- Extracted data entries

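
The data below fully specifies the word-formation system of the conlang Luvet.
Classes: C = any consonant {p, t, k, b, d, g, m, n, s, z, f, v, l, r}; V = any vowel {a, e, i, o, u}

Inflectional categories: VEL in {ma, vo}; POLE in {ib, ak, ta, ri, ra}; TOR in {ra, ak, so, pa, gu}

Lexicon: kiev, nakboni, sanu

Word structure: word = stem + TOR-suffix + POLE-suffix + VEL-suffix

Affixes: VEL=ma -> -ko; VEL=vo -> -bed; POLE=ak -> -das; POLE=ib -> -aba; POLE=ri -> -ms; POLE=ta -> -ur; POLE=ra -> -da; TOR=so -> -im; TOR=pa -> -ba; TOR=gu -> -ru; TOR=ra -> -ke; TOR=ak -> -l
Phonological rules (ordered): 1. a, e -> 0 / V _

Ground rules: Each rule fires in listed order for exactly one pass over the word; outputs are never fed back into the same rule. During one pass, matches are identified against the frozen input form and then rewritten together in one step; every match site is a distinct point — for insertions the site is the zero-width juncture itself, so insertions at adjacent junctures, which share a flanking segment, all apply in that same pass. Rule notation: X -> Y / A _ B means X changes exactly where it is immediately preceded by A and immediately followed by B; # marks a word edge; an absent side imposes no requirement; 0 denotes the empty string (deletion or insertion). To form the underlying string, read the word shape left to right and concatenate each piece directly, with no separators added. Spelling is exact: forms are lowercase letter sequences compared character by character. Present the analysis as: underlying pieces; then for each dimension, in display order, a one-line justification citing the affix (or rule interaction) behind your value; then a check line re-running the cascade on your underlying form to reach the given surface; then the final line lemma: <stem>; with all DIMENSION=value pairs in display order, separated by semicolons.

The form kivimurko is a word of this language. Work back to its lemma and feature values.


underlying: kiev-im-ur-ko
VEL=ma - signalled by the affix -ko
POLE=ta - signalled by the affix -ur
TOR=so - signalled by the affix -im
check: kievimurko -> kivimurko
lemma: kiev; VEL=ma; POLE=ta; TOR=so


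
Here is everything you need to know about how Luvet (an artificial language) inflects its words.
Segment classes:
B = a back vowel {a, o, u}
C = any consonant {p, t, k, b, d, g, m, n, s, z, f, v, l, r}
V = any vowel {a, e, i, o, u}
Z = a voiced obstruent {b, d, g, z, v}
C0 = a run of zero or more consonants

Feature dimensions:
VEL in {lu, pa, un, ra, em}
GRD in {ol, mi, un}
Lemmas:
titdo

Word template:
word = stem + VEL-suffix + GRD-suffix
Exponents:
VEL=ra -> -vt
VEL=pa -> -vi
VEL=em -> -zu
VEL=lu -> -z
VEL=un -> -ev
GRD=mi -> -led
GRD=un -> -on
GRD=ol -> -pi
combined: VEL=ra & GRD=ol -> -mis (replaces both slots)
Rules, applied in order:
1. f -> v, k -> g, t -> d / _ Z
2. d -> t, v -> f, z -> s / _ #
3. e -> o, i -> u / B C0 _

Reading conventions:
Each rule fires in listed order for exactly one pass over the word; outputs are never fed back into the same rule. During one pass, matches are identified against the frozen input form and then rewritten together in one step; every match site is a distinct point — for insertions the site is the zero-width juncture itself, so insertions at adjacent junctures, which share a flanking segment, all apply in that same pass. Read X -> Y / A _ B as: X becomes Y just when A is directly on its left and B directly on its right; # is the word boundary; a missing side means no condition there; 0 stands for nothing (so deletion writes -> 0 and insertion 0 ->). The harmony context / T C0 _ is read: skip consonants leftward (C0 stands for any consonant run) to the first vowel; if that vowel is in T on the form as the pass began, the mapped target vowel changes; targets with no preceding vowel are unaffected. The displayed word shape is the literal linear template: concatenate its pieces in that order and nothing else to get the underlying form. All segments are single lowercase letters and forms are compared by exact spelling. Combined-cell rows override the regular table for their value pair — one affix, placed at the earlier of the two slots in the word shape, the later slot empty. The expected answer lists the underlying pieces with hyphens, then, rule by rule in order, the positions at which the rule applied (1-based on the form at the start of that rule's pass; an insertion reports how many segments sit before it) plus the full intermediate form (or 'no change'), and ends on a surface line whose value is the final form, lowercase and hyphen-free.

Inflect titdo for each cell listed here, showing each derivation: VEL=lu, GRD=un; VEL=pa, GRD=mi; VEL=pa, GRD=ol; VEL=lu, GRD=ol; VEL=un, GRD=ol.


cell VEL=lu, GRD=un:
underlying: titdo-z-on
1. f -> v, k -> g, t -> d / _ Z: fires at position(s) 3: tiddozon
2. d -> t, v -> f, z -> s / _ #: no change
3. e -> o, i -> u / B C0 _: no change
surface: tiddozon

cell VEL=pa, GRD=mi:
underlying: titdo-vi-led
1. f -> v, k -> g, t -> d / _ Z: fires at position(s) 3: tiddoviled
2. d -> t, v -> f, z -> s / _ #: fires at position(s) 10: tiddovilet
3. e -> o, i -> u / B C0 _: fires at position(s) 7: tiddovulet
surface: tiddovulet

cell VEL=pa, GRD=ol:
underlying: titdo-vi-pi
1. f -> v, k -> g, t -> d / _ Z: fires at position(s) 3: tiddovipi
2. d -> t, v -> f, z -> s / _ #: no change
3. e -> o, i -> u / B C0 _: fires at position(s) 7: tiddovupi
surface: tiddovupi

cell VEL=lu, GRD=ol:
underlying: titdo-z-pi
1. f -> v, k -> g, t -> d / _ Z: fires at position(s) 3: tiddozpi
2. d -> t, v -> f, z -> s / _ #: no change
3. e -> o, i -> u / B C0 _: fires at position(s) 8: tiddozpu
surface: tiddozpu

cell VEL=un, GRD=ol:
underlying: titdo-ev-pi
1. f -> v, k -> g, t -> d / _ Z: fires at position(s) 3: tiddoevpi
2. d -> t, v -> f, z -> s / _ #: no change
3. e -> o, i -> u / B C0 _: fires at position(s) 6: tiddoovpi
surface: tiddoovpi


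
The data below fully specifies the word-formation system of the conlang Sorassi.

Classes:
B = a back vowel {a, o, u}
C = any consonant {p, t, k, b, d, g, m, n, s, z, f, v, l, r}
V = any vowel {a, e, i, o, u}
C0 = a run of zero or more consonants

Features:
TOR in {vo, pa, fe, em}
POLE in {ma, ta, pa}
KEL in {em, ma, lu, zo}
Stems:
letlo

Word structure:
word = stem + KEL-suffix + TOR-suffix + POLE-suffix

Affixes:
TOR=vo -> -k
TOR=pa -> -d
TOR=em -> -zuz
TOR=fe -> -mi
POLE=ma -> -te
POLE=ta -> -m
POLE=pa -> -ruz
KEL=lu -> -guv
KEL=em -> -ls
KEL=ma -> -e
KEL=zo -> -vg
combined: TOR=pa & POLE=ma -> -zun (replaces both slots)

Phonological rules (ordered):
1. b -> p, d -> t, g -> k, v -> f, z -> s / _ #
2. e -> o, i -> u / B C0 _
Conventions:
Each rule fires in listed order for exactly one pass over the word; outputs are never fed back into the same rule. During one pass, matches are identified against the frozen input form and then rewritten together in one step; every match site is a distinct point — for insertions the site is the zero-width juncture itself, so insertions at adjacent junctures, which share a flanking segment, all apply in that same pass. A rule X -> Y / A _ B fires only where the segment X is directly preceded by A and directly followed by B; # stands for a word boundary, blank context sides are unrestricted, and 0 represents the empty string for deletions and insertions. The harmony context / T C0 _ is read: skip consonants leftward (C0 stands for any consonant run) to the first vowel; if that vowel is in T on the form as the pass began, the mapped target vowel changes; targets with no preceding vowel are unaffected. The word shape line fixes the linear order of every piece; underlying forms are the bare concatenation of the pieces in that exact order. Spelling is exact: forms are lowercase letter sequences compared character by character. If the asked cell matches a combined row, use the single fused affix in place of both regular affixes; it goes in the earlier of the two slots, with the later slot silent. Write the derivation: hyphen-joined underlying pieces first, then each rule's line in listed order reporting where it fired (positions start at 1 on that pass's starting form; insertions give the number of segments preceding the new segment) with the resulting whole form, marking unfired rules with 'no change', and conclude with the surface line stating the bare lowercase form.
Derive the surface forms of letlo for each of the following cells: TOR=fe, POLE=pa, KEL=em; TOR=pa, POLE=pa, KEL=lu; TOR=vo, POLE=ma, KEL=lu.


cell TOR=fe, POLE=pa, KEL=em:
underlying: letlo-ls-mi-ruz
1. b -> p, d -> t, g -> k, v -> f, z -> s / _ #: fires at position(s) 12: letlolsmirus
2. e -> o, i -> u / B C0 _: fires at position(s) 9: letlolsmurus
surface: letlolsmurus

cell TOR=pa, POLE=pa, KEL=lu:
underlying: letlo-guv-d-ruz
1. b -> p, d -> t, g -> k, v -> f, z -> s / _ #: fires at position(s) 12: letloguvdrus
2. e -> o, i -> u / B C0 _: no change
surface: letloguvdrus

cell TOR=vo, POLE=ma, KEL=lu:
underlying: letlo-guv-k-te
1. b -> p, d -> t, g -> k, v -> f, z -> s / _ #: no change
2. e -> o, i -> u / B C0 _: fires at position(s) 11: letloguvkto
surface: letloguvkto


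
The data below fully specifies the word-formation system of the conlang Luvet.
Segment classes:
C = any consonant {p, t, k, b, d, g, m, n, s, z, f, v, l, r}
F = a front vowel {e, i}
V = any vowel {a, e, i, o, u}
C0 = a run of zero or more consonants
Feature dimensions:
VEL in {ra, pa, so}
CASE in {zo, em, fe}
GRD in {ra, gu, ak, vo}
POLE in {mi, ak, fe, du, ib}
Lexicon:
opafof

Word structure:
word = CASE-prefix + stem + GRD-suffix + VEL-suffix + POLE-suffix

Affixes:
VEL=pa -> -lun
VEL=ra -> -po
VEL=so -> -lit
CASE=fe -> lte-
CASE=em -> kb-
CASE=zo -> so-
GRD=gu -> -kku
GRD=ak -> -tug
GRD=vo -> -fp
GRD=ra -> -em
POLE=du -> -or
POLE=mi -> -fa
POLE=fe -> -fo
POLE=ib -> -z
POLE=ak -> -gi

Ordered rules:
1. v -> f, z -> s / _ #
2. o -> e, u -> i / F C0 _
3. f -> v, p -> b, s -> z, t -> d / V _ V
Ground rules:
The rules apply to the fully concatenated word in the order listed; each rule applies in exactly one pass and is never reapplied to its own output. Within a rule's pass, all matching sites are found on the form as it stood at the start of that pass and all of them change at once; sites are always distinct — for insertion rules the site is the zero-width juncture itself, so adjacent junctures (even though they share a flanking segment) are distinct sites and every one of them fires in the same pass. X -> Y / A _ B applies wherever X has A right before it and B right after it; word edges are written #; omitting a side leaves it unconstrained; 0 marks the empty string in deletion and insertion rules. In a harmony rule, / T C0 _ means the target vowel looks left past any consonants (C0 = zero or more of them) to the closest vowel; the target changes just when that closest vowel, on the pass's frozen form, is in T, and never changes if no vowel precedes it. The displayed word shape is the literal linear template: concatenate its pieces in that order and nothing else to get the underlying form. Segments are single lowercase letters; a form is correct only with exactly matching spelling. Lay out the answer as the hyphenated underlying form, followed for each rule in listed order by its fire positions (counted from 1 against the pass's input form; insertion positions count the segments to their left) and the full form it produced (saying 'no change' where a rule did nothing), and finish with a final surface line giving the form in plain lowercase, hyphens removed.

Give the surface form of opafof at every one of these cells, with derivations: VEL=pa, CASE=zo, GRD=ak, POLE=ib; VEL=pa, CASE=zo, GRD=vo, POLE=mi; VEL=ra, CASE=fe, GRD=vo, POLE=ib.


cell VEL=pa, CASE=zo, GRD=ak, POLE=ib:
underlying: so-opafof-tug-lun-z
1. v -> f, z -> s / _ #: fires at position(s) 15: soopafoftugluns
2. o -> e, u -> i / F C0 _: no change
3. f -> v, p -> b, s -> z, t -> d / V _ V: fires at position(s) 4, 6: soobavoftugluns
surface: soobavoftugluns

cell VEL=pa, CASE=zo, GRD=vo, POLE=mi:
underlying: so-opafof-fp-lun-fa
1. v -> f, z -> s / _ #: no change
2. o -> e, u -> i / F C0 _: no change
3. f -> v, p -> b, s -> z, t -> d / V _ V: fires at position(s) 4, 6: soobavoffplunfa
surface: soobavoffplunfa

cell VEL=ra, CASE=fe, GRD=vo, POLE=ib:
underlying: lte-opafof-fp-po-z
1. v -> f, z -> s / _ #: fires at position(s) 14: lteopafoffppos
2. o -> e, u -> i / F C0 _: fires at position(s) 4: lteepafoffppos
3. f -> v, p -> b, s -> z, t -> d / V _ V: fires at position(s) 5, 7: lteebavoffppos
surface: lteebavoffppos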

- Try it
Give the lines again, exactly as they stand, from the beginning of the data through the line with "Inflectional categories: VEL".

- Solution to this exercise
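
The data below fully specifies the word-formation system of the conlang Luvet.
Classes: C = any consonant {p, t, k, b, d, g, m, n, s, z, f, v, l, r}; V = any vowel {a, e, i, o, u}

Inflectional categories: VEL in {ma, vo}; POLE in {ib, ak, ta, ri, ra}; TOR in {ra, ak, so, pa, gu}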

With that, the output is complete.